[Try it] Beginning with the line containing "[3.42, -3.85, -2.56, 2.97, 5.43]" and ending with the last line of the entries below, copy each line exactly and nothing else.

[Record set Boundary: Start]

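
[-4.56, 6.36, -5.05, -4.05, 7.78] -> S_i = Random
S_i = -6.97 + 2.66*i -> [-6.97, -4.31, -1.65, 1.01, 3.67]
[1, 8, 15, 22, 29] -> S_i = 1 + 7*i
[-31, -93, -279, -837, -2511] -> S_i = -31*3^i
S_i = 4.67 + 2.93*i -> [4.67, 7.6, 10.53, 13.46, 16.39]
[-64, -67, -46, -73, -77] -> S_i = Random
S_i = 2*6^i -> [2, 12, 72, 432, 2592]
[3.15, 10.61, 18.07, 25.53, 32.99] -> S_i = 3.15 + 7.46*i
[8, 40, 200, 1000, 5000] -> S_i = 8*5^i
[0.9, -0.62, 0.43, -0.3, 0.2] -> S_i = 0.90*(-0.69)^i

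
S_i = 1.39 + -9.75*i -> [1.39, -8.36, -18.11, -27.86, -37.61]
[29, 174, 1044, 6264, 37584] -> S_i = 29*6^i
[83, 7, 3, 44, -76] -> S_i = Random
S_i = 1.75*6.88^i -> [1.75, 12.04, 82.84, 569.91, 3920.95]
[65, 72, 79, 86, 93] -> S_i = 65 + 7*i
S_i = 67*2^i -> [67, 134, 268, 536, 1072]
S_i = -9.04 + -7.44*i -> [-9.04, -16.48, -23.92, -31.36, -38.8]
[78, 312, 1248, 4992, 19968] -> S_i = 78*4^i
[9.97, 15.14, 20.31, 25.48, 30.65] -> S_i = 9.97 + 5.17*i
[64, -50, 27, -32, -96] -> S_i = Random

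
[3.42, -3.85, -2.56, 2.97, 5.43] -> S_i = Random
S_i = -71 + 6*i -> [-71, -65, -59, -53, -47]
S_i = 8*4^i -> [8, 32, 128, 512, 2048]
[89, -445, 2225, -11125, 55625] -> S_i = 89*-5^i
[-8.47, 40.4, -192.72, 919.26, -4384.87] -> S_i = -8.47*(-4.77)^i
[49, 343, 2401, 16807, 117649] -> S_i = 49*7^i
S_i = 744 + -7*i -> [744, 737, 730, 723, 716]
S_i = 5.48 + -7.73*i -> [5.48, -2.25, -9.98, -17.71, -25.44]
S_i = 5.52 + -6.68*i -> [5.52, -1.16, -7.84, -14.52, -21.2]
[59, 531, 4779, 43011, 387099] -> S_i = 59*9^i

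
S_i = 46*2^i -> [46, 92, 184, 368, 736]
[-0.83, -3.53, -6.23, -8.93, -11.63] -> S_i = -0.83 + -2.70*i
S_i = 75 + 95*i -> [75, 170, 265, 360, 455]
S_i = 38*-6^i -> [38, -228, 1368, -8208, 49248]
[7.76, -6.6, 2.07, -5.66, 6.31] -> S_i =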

[Record set Boundary: End]

[The answer]
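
[3.42, -3.85, -2.56, 2.97, 5.43] -> S_i = Random
S_i = -71 + 6*i -> [-71, -65, -59, -53, -47]
S_i = 8*4^i -> [8, 32, 128, 512, 2048]
[89, -445, 2225, -11125, 55625] -> S_i = 89*-5^i
[-8.47, 40.4, -192.72, 919.26, -4384.87] -> S_i = -8.47*(-4.77)^i
[49, 343, 2401, 16807, 117649] -> S_i = 49*7^i
S_i = 744 + -7*i -> [744, 737, 730, 723, 716]
S_i = 5.48 + -7.73*i -> [5.48, -2.25, -9.98, -17.71, -25.44]
S_i = 5.52 + -6.68*i -> [5.52, -1.16, -7.84, -14.52, -21.2]
[59, 531, 4779, 43011, 387099] -> S_i = 59*9^i

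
S_i = 46*2^i -> [46, 92, 184, 368, 736]
[-0.83, -3.53, -6.23, -8.93, -11.63] -> S_i = -0.83 + -2.70*i
S_i = 75 + 95*i -> [75, 170, 265, 360, 455]
S_i = 38*-6^i -> [38, -228, 1368, -8208, 49248]
[7.76, -6.6, 2.07, -5.66, 6.31] -> S_i =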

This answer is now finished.